## INSTRUCTIONS TO FOLLOW
For each line of the data below, copy it if it holds the word "vertices".

## WORKING DATA
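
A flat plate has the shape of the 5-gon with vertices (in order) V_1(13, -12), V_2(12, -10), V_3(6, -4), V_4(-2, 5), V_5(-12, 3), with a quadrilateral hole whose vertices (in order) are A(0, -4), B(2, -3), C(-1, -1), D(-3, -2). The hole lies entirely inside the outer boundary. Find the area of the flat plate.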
--
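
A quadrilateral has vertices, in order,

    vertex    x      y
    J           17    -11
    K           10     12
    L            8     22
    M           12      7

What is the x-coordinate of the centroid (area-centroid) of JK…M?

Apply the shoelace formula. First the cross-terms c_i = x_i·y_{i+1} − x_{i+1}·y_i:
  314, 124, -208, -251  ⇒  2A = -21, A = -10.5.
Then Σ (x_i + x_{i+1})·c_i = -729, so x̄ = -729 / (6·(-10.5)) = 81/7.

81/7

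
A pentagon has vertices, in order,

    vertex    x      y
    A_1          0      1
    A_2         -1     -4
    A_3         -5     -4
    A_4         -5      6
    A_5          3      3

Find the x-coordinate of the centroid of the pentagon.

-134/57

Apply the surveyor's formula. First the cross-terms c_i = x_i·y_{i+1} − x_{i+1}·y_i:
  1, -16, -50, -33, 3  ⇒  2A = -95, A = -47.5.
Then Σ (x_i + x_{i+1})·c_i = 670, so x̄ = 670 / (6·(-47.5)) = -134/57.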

## SOLUTION
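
A flat plate has the shape of the 5-gon with vertices (in order) V_1(13, -12), V_2(12, -10), V_3(6, -4), V_4(-2, 5), V_5(-12, 3), with a quadrilateral hole whose vertices (in order) are A(0, -4), B(2, -3), C(-1, -1), D(-3, -2). The hole lies entirely inside the outer boundary. Find the area of the flat plate.
A quadrilateral has vertices, in order,
A pentagon has vertices, in order,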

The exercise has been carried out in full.